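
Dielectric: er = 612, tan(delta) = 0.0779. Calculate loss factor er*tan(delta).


Loss = 612 * 0.0779 = 47.675

47.675


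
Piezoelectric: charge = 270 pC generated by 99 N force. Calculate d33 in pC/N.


d33 = 270 / 99 = 2.7 pC/N

2.7


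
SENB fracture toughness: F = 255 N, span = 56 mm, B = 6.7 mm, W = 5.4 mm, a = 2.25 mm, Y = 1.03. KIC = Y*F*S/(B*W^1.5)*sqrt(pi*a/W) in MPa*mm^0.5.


KIC = 1.03*255*56/(6.7*5.4^1.5)*sqrt(pi*2.25/5.4) = 200.16

200.16


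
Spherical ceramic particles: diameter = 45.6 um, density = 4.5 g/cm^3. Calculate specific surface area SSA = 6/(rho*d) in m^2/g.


SSA = 6 / (4.5 * 45.6) = 0.029 m^2/g

0.029


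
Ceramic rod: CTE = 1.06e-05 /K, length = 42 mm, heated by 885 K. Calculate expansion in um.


dL = 1.06e-05 * 42 * 885 * 1000 = 394.002 um

394.002


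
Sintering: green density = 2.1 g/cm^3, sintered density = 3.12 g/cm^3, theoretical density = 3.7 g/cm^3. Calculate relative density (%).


Relative = 3.12 / 3.7 * 100 = 84.3%

84.3


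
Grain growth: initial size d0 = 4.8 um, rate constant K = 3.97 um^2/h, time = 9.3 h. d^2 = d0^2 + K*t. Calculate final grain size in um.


d^2 = 4.8^2 + 3.97*9.3 = 59.961
d = sqrt(59.961) = 7.74 um

7.74


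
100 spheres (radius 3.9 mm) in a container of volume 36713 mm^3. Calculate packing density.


V_sphere = 4/3*pi*3.9^3 = 248.4748 mm^3
Total V = 100*248.4748 = 24847.48 mm^3
PD = 24847.48 / 36713 = 0.677

0.677


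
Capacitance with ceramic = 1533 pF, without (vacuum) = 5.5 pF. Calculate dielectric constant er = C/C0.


er = 1533 / 5.5 = 278.73

278.73


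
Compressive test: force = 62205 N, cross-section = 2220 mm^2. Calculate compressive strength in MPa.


CS = 62205 / 2220 = 28.0 MPa

28.0


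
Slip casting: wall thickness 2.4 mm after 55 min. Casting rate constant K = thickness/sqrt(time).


K = 2.4 / sqrt(55) = 2.4 / 7.4162 = 0.324 mm/min^0.5

0.324


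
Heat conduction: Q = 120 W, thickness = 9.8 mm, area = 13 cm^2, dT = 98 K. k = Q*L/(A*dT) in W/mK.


k = 120*9.8/1000/(13/10000*98) = 9.23 W/mK

9.23


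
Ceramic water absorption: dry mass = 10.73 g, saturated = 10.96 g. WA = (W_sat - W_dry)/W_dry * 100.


WA = (10.96 - 10.73) / 10.73 * 100 = 2.14%

2.14


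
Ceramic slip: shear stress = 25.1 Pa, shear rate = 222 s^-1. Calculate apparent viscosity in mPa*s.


eta = tau/gamma * 1000 = 25.1/222 * 1000 = 113.1 mPa*s

113.1


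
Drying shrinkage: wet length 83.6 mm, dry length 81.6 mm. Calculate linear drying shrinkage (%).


DS = (83.6 - 81.6) / 83.6 * 100 = 2.39%

2.39


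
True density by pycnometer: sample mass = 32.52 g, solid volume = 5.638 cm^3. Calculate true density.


TD = 32.52 / 5.638 = 5.768 g/cm^3

5.768


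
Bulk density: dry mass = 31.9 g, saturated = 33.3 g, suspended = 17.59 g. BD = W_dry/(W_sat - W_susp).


BD = 31.9 / (33.3 - 17.59) = 31.9 / 15.71 = 2.031 g/cm^3

2.031


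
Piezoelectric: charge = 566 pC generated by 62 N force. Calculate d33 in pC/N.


d33 = 566 / 62 = 9.1 pC/N

9.1


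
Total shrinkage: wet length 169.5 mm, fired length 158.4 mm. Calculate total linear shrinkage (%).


TS = (169.5 - 158.4) / 169.5 * 100 = 6.55%

6.55


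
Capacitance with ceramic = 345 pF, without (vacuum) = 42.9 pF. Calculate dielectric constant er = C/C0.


er = 345 / 42.9 = 8.04

8.04


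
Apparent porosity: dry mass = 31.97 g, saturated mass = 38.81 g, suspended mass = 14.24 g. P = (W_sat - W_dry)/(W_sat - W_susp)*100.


P = (38.81 - 31.97) / (38.81 - 14.24) * 100 = 6.84 / 24.57 * 100 = 27.8%

27.8


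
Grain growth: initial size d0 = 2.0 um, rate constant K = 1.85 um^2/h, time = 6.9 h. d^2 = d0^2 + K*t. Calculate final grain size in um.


d^2 = 2.0^2 + 1.85*6.9 = 16.765
d = sqrt(16.765) = 4.09 um

4.09


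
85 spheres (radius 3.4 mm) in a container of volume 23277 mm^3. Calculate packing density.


V_sphere = 4/3*pi*3.4^3 = 164.6362 mm^3
Total V = 85*164.6362 = 13994.077 mm^3
PD = 13994.077 / 23277 = 0.601

0.601


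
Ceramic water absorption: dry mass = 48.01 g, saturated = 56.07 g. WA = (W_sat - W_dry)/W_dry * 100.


WA = (56.07 - 48.01) / 48.01 * 100 = 16.79%

16.79


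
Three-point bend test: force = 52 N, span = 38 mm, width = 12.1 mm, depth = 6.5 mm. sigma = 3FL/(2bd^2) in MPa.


sigma = 3*52*38/(2*12.1*6.5^2) = 5.8 MPa

5.8


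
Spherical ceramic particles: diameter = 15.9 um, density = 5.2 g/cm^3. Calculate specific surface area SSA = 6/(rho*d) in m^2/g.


SSA = 6 / (5.2 * 15.9) = 0.073 m^2/g

0.073


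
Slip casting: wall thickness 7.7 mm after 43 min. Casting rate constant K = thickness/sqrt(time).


K = 7.7 / sqrt(43) = 7.7 / 6.5574 = 1.174 mm/min^0.5

1.174


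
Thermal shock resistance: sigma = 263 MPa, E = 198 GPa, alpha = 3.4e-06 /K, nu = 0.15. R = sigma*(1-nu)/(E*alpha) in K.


R = 263*(1-0.15)/(198*1000*3.4e-06) = 332 K

332


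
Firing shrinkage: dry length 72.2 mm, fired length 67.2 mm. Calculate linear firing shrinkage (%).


FS = (72.2 - 67.2) / 72.2 * 100 = 6.93%

6.93


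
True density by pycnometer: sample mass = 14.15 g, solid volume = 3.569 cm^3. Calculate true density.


TD = 14.15 / 3.569 = 3.965 g/cm^3

3.965


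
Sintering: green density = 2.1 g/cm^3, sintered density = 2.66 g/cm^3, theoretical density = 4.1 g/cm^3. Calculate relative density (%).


Relative = 2.66 / 4.1 * 100 = 64.9%

64.9


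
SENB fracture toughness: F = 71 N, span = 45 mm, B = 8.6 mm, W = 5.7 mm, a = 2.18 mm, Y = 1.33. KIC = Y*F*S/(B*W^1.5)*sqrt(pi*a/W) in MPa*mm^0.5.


KIC = 1.33*71*45/(8.6*5.7^1.5)*sqrt(pi*2.18/5.7) = 39.8

39.8


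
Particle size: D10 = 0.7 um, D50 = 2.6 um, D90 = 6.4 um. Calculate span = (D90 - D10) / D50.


Span = (6.4 - 0.7) / 2.6 = 5.7 / 2.6 = 2.192

2.192


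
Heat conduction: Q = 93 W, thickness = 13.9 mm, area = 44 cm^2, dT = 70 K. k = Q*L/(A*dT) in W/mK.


k = 93*13.9/1000/(44/10000*70) = 4.2 W/mK

4.2


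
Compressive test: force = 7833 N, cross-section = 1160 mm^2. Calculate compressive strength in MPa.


CS = 7833 / 1160 = 6.8 MPa

6.8


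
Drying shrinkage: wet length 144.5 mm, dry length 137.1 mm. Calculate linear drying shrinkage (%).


DS = (144.5 - 137.1) / 144.5 * 100 = 5.12%

5.12


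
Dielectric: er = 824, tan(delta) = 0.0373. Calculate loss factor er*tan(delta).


Loss = 824 * 0.0373 = 30.735

30.735


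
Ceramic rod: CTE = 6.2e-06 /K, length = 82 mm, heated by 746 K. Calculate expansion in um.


dL = 6.2e-06 * 82 * 746 * 1000 = 379.266 um

379.266


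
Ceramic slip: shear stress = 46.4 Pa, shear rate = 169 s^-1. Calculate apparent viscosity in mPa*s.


eta = tau/gamma * 1000 = 46.4/169 * 1000 = 274.6 mPa*s

274.6


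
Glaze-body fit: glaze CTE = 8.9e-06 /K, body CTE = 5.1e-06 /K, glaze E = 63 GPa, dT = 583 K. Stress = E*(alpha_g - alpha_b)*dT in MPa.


Stress = 63*1000*(8.9e-06 - 5.1e-06)*583 = 139.6 MPa

139.6


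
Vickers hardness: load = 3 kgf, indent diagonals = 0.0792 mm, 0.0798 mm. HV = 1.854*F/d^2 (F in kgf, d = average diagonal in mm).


d_avg = (0.0792+0.0798)/2 = 0.0795 mm
HV = 1.854*3/0.0795^2 = 880

880


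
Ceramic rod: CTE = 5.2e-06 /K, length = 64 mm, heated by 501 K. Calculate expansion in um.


dL = 5.2e-06 * 64 * 501 * 1000 = 166.733 um

166.733


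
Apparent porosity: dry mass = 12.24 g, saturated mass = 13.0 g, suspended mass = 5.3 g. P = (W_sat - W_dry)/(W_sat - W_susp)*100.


P = (13.0 - 12.24) / (13.0 - 5.3) * 100 = 0.76 / 7.7 * 100 = 9.9%

9.9


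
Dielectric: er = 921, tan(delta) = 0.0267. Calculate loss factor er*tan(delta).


Loss = 921 * 0.0267 = 24.591

24.591


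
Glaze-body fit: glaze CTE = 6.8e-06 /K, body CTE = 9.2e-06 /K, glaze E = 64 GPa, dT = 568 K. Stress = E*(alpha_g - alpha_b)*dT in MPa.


Stress = 64*1000*(6.8e-06 - 9.2e-06)*568 = -87.2 MPa

-87.2


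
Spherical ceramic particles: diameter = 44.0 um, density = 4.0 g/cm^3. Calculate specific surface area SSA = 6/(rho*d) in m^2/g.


SSA = 6 / (4.0 * 44.0) = 0.034 m^2/g

0.034


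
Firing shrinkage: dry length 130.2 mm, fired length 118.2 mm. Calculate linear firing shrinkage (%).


FS = (130.2 - 118.2) / 130.2 * 100 = 9.22%

9.22


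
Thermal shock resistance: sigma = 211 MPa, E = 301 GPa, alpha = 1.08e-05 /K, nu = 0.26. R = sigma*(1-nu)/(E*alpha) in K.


R = 211*(1-0.26)/(301*1000*1.08e-05) = 48 K

48


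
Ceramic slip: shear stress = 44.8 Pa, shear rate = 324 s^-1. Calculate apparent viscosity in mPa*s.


eta = tau/gamma * 1000 = 44.8/324 * 1000 = 138.3 mPa*s

138.3


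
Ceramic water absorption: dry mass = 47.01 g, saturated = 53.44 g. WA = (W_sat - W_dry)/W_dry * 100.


WA = (53.44 - 47.01) / 47.01 * 100 = 13.68%

13.68


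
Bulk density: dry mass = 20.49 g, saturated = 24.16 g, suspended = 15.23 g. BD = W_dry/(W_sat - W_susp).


BD = 20.49 / (24.16 - 15.23) = 20.49 / 8.93 = 2.295 g/cm^3

2.295


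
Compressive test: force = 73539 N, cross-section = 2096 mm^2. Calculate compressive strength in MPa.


CS = 73539 / 2096 = 35.1 MPa

35.1


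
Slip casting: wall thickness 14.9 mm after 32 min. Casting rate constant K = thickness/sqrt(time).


K = 14.9 / sqrt(32) = 14.9 / 5.6569 = 2.634 mm/min^0.5

2.634


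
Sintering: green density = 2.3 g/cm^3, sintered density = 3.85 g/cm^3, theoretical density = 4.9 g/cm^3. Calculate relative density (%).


Relative = 3.85 / 4.9 * 100 = 78.6%

78.6


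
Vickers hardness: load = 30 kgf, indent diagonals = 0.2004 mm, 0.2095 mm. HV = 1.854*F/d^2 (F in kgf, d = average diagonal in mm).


d_avg = (0.2004+0.2095)/2 = 0.20495 mm
HV = 1.854*30/0.20495^2 = 1324

1324


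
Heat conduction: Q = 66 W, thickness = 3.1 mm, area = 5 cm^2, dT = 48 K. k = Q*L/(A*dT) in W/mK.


k = 66*3.1/1000/(5/10000*48) = 8.53 W/mK

8.53


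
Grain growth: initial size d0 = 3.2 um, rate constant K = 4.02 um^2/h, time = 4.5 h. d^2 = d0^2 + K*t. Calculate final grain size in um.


d^2 = 3.2^2 + 4.02*4.5 = 28.33
d = sqrt(28.33) = 5.32 um

5.32


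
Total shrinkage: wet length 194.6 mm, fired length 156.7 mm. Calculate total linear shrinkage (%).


TS = (194.6 - 156.7) / 194.6 * 100 = 19.48%

19.48


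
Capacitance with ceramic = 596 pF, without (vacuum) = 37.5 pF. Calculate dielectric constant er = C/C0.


er = 596 / 37.5 = 15.89

15.89


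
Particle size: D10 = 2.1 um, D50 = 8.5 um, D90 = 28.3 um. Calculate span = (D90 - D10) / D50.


Span = (28.3 - 2.1) / 8.5 = 26.2 / 8.5 = 3.082

3.082


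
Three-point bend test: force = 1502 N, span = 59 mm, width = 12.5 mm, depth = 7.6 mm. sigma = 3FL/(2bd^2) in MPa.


sigma = 3*1502*59/(2*12.5*7.6^2) = 184.1 MPa

184.1


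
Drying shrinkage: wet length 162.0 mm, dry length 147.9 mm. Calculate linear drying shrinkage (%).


DS = (162.0 - 147.9) / 162.0 * 100 = 8.7%

8.7


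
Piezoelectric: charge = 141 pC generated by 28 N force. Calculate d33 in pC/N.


d33 = 141 / 28 = 5.0 pC/N

5.0


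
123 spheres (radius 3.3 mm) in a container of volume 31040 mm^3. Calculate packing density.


V_sphere = 4/3*pi*3.3^3 = 150.5326 mm^3
Total V = 123*150.5326 = 18515.5098 mm^3
PD = 18515.5098 / 31040 = 0.597

0.597


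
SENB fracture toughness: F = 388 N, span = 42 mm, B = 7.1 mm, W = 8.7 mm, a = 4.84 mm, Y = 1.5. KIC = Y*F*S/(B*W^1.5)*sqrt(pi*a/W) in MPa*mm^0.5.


KIC = 1.5*388*42/(7.1*8.7^1.5)*sqrt(pi*4.84/8.7) = 177.37

177.37


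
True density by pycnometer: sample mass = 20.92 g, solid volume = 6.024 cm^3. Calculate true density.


TD = 20.92 / 6.024 = 3.473 g/cm^3

3.473


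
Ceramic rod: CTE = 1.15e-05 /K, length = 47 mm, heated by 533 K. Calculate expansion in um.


dL = 1.15e-05 * 47 * 533 * 1000 = 288.087 um

288.087


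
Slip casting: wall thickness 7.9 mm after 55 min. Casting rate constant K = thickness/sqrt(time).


K = 7.9 / sqrt(55) = 7.9 / 7.4162 = 1.065 mm/min^0.5

1.065


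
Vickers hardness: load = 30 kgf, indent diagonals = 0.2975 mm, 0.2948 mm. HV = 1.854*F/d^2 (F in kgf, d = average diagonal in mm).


d_avg = (0.2975+0.2948)/2 = 0.29615 mm
HV = 1.854*30/0.29615^2 = 634

634


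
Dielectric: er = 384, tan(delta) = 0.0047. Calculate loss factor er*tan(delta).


Loss = 384 * 0.0047 = 1.805

1.805


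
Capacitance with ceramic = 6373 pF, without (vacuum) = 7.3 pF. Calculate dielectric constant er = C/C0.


er = 6373 / 7.3 = 873.01

873.01


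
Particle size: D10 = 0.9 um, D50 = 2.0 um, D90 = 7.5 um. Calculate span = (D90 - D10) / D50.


Span = (7.5 - 0.9) / 2.0 = 6.6 / 2.0 = 3.3

3.3


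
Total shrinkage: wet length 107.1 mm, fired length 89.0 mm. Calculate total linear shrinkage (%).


TS = (107.1 - 89.0) / 107.1 * 100 = 16.9%

16.9


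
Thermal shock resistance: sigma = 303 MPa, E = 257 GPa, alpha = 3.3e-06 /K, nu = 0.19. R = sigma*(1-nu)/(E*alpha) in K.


R = 303*(1-0.19)/(257*1000*3.3e-06) = 289 K

289


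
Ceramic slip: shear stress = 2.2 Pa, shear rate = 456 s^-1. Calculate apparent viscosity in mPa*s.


eta = tau/gamma * 1000 = 2.2/456 * 1000 = 4.8 mPa*s

4.8


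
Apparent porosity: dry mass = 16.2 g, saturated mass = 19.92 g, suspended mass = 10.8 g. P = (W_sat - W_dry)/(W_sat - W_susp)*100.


P = (19.92 - 16.2) / (19.92 - 10.8) * 100 = 3.72 / 9.12 * 100 = 40.8%

40.8


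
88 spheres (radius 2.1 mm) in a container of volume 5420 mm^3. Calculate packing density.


V_sphere = 4/3*pi*2.1^3 = 38.7924 mm^3
Total V = 88*38.7924 = 3413.7312 mm^3
PD = 3413.7312 / 5420 = 0.63

0.63


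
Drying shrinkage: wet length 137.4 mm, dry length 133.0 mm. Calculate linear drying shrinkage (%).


DS = (137.4 - 133.0) / 137.4 * 100 = 3.2%

3.2


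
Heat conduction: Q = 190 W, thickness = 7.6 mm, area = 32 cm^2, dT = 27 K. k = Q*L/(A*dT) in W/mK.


k = 190*7.6/1000/(32/10000*27) = 16.71 W/mK

16.71


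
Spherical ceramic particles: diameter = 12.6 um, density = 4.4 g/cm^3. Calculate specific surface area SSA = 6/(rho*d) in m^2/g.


SSA = 6 / (4.4 * 12.6) = 0.108 m^2/g

0.108


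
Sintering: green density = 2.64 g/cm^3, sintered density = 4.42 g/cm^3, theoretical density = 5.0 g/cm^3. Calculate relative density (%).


Relative = 4.42 / 5.0 * 100 = 88.4%

88.4


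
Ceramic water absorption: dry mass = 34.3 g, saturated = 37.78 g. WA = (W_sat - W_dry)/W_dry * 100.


WA = (37.78 - 34.3) / 34.3 * 100 = 10.15%

10.15


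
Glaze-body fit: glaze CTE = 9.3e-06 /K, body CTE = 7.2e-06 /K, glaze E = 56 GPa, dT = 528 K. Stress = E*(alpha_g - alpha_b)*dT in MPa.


Stress = 56*1000*(9.3e-06 - 7.2e-06)*528 = 62.1 MPa

62.1


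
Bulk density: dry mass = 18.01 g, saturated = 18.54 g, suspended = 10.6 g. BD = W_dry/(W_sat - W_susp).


BD = 18.01 / (18.54 - 10.6) = 18.01 / 7.94 = 2.268 g/cm^3

2.268


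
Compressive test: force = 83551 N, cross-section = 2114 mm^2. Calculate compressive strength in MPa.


CS = 83551 / 2114 = 39.5 MPa

39.5


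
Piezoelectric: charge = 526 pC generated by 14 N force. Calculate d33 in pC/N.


d33 = 526 / 14 = 37.6 pC/N

37.6


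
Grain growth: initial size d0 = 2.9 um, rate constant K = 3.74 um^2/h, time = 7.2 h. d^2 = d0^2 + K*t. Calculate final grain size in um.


d^2 = 2.9^2 + 3.74*7.2 = 35.338
d = sqrt(35.338) = 5.94 um

5.94


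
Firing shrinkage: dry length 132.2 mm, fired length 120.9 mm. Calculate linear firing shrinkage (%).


FS = (132.2 - 120.9) / 132.2 * 100 = 8.55%

8.55


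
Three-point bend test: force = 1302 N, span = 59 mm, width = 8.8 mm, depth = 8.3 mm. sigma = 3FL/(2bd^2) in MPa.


sigma = 3*1302*59/(2*8.8*8.3^2) = 190.1 MPa

190.1


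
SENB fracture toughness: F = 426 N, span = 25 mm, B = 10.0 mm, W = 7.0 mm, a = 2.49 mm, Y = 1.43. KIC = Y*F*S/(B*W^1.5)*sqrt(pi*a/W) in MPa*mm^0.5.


KIC = 1.43*426*25/(10.0*7.0^1.5)*sqrt(pi*2.49/7.0) = 86.93

86.93


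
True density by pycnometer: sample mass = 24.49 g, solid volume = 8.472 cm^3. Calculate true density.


TD = 24.49 / 8.472 = 2.891 g/cm^3

2.891


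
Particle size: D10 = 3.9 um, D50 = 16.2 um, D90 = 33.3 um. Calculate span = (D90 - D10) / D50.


Span = (33.3 - 3.9) / 16.2 = 29.4 / 16.2 = 1.815

1.815


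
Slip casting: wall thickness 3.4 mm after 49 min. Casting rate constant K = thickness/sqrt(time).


K = 3.4 / sqrt(49) = 3.4 / 7.0 = 0.486 mm/min^0.5

0.486


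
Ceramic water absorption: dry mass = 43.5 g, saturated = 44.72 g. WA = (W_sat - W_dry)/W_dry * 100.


WA = (44.72 - 43.5) / 43.5 * 100 = 2.8%

2.8


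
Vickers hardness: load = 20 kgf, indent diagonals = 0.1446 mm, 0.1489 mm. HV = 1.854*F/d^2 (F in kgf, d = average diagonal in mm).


d_avg = (0.1446+0.1489)/2 = 0.14675 mm
HV = 1.854*20/0.14675^2 = 1722

1722


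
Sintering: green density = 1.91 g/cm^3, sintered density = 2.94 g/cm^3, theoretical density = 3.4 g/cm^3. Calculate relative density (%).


Relative = 2.94 / 3.4 * 100 = 86.5%

86.5


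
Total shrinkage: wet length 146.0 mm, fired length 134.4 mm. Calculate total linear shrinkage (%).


TS = (146.0 - 134.4) / 146.0 * 100 = 7.95%

7.95


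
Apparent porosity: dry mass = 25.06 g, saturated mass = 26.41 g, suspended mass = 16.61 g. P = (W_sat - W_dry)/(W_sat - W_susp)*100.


P = (26.41 - 25.06) / (26.41 - 16.61) * 100 = 1.35 / 9.8 * 100 = 13.8%

13.8


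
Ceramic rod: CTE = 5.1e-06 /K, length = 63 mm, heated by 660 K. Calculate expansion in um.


dL = 5.1e-06 * 63 * 660 * 1000 = 212.058 um

212.058


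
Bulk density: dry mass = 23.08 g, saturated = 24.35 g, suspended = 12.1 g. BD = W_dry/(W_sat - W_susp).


BD = 23.08 / (24.35 - 12.1) = 23.08 / 12.25 = 1.884 g/cm^3

1.884


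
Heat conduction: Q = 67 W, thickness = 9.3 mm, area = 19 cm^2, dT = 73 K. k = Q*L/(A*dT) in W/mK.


k = 67*9.3/1000/(19/10000*73) = 4.49 W/mK

4.49


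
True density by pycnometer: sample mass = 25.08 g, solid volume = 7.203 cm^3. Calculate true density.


TD = 25.08 / 7.203 = 3.482 g/cm^3

3.482


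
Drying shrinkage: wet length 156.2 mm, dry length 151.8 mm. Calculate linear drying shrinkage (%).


DS = (156.2 - 151.8) / 156.2 * 100 = 2.82%

2.82


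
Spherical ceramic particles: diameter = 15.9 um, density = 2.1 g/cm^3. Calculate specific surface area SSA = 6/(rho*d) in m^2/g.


SSA = 6 / (2.1 * 15.9) = 0.18 m^2/g

0.18


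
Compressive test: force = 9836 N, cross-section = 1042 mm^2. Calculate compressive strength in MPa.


CS = 9836 / 1042 = 9.4 MPa

9.4


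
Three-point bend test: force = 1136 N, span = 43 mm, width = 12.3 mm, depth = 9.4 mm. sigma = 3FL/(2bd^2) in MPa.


sigma = 3*1136*43/(2*12.3*9.4^2) = 67.4 MPa

67.4


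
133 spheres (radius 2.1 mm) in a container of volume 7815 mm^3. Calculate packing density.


V_sphere = 4/3*pi*2.1^3 = 38.7924 mm^3
Total V = 133*38.7924 = 5159.3892 mm^3
PD = 5159.3892 / 7815 = 0.66

0.66


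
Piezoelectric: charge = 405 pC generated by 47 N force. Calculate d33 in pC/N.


d33 = 405 / 47 = 8.6 pC/N

8.6


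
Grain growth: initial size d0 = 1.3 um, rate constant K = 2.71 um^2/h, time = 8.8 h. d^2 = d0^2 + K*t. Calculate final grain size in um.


d^2 = 1.3^2 + 2.71*8.8 = 25.538
d = sqrt(25.538) = 5.05 um

5.05


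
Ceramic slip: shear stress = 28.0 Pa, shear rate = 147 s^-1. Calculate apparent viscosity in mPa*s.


eta = tau/gamma * 1000 = 28.0/147 * 1000 = 190.5 mPa*s

190.5


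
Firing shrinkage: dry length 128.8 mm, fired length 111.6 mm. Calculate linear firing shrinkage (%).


FS = (128.8 - 111.6) / 128.8 * 100 = 13.35%

13.35


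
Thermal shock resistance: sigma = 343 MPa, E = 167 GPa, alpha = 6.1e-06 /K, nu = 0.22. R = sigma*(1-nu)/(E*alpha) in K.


R = 343*(1-0.22)/(167*1000*6.1e-06) = 263 K

263


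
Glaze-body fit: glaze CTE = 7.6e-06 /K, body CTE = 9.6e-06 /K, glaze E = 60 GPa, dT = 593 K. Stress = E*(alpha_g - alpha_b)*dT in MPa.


Stress = 60*1000*(7.6e-06 - 9.6e-06)*593 = -71.2 MPa

-71.2


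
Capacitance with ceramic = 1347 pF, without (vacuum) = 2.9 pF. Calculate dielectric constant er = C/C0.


er = 1347 / 2.9 = 464.48

464.48


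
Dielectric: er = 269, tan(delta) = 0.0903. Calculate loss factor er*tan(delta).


Loss = 269 * 0.0903 = 24.291

24.291


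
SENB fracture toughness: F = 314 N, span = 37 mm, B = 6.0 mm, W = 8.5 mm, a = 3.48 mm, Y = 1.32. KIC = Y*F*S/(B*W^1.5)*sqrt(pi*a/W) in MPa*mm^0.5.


KIC = 1.32*314*37/(6.0*8.5^1.5)*sqrt(pi*3.48/8.5) = 116.97

116.97


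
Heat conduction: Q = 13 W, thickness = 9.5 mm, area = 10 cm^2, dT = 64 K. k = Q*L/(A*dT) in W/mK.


k = 13*9.5/1000/(10/10000*64) = 1.93 W/mK

1.93


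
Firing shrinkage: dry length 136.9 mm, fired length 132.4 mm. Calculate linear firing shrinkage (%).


FS = (136.9 - 132.4) / 136.9 * 100 = 3.29%

3.29


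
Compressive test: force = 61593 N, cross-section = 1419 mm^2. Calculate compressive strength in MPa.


CS = 61593 / 1419 = 43.4 MPa

43.4


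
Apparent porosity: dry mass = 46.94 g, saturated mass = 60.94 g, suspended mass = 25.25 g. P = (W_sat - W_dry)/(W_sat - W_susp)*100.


P = (60.94 - 46.94) / (60.94 - 25.25) * 100 = 14.0 / 35.69 * 100 = 39.2%

39.2


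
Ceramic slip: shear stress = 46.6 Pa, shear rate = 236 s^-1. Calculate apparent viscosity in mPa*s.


eta = tau/gamma * 1000 = 46.6/236 * 1000 = 197.5 mPa*s

197.5


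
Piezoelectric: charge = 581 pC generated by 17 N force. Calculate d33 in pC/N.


d33 = 581 / 17 = 34.2 pC/N

34.2


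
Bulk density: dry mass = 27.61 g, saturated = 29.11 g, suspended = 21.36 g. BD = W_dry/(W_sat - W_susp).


BD = 27.61 / (29.11 - 21.36) = 27.61 / 7.75 = 3.563 g/cm^3

3.563


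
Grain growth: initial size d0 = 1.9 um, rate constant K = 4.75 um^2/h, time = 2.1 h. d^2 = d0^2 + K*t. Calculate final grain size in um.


d^2 = 1.9^2 + 4.75*2.1 = 13.585
d = sqrt(13.585) = 3.69 um

3.69


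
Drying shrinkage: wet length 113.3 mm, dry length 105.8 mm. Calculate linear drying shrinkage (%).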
===============
■ **Assignment**:
Copying begins at the line that holds "Piezoelectric: charge = 581" and ends at the last line of the data above, with both included and each line kept exactly.

■ **Exercise response**:
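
Piezoelectric: charge = 581 pC generated by 17 N force. Calculate d33 in pC/N.


d33 = 581 / 17 = 34.2 pC/N

34.2


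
Bulk density: dry mass = 27.61 g, saturated = 29.11 g, suspended = 21.36 g. BD = W_dry/(W_sat - W_susp).


BD = 27.61 / (29.11 - 21.36) = 27.61 / 7.75 = 3.563 g/cm^3

3.563


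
Grain growth: initial size d0 = 1.9 um, rate constant K = 4.75 um^2/h, time = 2.1 h. d^2 = d0^2 + K*t. Calculate final grain size in um.


d^2 = 1.9^2 + 4.75*2.1 = 13.585
d = sqrt(13.585) = 3.69 um

3.69


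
Drying shrinkage: wet length 113.3 mm, dry length 105.8 mm. Calculate linear drying shrinkage (%).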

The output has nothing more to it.